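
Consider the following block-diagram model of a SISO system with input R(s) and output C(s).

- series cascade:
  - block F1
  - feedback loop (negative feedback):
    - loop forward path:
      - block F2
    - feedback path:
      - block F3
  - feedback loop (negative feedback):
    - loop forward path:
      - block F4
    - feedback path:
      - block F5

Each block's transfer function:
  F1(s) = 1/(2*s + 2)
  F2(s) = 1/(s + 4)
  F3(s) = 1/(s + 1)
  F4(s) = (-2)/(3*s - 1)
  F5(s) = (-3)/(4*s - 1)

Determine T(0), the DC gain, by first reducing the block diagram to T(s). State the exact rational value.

Answer: 1/35

Working:
[1] apply the feedback formula to F2, F3; result (s + 1)/(s^2 + 5*s + 5)
[2] collapse the loop (F4 forward, F5 return); result (2 - 8*s)/(12*s^2 - 7*s + 7)
[3] combine F1, [F2/(1+F2*F3)], [F4/(1+F4*F5)] in series; result (1 - 4*s)/(12*s^4 + 53*s^3 + 32*s^2 + 35)
DC gain: substitute s = 0 into T(s) from step 3: T(0) = 1/35.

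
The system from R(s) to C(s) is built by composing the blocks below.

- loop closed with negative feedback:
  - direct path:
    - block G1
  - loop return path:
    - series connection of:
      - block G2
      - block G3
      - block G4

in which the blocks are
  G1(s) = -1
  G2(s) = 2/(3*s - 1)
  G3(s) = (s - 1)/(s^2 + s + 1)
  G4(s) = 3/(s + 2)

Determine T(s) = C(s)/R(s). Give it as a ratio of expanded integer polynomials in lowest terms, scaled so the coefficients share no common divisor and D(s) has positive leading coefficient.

Reducing step by step:

[1] multiply G2, G3, G4 (series), giving (6*s - 6)/(3*s^4 + 8*s^3 + 6*s^2 + 3*s - 2)
[2] reduce the feedback loop with forward G1 and return (G2*G3*G4), giving the overall T(s)

Answer: (-3*s^4 - 8*s^3 - 6*s^2 - 3*s + 2)/(3*s^4 + 8*s^3 + 6*s^2 - 3*s + 4)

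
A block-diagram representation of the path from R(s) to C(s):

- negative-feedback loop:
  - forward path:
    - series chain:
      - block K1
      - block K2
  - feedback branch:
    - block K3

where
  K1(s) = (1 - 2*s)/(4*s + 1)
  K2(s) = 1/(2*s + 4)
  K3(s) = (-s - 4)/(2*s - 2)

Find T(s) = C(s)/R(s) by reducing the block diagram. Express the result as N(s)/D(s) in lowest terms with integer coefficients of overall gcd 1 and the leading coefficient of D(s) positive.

[1] combine K1, K2 in series = (1 - 2*s)/(8*s^2 + 18*s + 4)
[2] apply the feedback formula to (K1*K2), K3; the result is T(s) itself (integer coefficients, no common factor, positive leading denominator coefficient)

Therefore the answer is (-4*s^2 + 6*s - 2)/(16*s^3 + 22*s^2 - 21*s - 12).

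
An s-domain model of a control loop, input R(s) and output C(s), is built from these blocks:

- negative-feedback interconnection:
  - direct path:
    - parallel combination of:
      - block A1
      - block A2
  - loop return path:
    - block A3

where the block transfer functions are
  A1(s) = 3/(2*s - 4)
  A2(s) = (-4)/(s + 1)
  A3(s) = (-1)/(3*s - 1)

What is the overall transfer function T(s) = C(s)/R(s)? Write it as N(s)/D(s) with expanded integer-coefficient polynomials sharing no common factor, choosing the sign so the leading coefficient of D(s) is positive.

Step 1. sum the parallel branches A1, A2: (19 - 5*s)/(2*s^2 - 2*s - 4)
Step 2. close the feedback loop around (A1+A2), A3, giving the overall T(s)

Hence the answer: (-15*s^2 + 62*s - 19)/(6*s^3 - 8*s^2 - 5*s - 15)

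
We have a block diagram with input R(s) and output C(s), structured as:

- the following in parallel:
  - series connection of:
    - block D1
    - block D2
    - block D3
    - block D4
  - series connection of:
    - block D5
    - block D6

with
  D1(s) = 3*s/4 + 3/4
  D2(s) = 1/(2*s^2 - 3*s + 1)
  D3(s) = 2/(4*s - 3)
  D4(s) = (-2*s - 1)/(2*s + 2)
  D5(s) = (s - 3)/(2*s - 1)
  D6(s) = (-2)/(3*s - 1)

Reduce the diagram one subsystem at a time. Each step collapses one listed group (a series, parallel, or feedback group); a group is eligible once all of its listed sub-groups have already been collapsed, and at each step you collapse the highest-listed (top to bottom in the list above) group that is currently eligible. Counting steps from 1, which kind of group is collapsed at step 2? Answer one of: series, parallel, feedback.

1. multiply D1, D2, D3, D4 (series)
2. series reduction of D5, D6
3. combine (D1*D2*D3*D4), (D5*D6) in parallel
Step 2: series.

Therefore the answer is series.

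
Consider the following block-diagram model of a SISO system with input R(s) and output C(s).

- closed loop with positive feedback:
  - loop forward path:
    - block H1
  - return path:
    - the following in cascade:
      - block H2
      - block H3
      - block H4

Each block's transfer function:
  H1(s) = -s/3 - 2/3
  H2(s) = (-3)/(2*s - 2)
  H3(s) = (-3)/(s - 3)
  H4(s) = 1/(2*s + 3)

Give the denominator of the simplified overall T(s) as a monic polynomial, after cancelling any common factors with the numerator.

Step 1. reduce the series chain H2, H3, H4 -> 9/(4*s^3 - 10*s^2 - 12*s + 18)
Step 2. collapse the loop (H1 forward, (H2*H3*H4) return) -> (-4*s^4 + 2*s^3 + 32*s^2 + 6*s - 36)/(12*s^3 - 30*s^2 - 27*s + 72)
No further cancellation is possible in the step-2 result, so that is T(s). Its denominator becomes monic after dividing by the leading coefficient 12.

Answer: s^3 - 5*s^2/2 - 9*s/4 + 6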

:: Problem details ::
Report every line of the data above that contains the string "negative" by copying it in full.

:: Problem solution ::
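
  - feedback loop (negative feedback):
  - feedback loop (negative feedback):
- loop closed with negative feedback:
- negative-feedback loop:
- negative-feedback interconnection: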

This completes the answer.